__Try it__
The following data has a line with "In the Bayesian" and a line with "plays bid 25: 0". Write out exactly those lines and all the lines between them.

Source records
————

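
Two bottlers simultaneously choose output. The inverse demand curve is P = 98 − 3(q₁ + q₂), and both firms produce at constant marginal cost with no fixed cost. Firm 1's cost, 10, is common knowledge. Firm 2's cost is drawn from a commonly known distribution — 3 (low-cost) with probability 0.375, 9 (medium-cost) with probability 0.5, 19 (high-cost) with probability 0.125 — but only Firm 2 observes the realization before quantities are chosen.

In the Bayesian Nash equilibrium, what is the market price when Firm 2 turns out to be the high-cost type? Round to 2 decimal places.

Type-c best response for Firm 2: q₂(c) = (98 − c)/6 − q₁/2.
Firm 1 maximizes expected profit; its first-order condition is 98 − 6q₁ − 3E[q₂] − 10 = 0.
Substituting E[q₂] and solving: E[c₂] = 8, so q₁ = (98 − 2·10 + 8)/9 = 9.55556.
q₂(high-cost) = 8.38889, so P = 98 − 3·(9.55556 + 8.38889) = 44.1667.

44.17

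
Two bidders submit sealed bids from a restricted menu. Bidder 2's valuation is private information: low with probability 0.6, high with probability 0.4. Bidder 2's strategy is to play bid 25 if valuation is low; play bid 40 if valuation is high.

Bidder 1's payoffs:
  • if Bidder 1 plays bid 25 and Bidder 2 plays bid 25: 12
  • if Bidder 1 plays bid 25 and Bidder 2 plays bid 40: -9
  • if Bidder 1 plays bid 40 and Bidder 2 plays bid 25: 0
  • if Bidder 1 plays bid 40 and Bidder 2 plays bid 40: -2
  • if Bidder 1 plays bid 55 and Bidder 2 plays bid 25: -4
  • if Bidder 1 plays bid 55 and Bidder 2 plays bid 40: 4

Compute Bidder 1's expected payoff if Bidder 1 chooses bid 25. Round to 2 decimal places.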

————

__Completed task__
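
In the Bayesian Nash equilibrium, what is the market price when Firm 2 turns out to be the high-cost type? Round to 2 decimal places.

Type-c best response for Firm 2: q₂(c) = (98 − c)/6 − q₁/2.
Firm 1 maximizes expected profit; its first-order condition is 98 − 6q₁ − 3E[q₂] − 10 = 0.
Substituting E[q₂] and solving: E[c₂] = 8, so q₁ = (98 − 2·10 + 8)/9 = 9.55556.
q₂(high-cost) = 8.38889, so P = 98 − 3·(9.55556 + 8.38889) = 44.1667.

44.17

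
Two bidders submit sealed bids from a restricted menu. Bidder 2's valuation is private information: low with probability 0.6, high with probability 0.4. Bidder 2's strategy is to play bid 25 if valuation is low; play bid 40 if valuation is high.

Bidder 1's payoffs:
  • if Bidder 1 plays bid 25 and Bidder 2 plays bid 25: 12
  • if Bidder 1 plays bid 25 and Bidder 2 plays bid 40: -9
  • if Bidder 1 plays bid 40 and Bidder 2 plays bid 25: 0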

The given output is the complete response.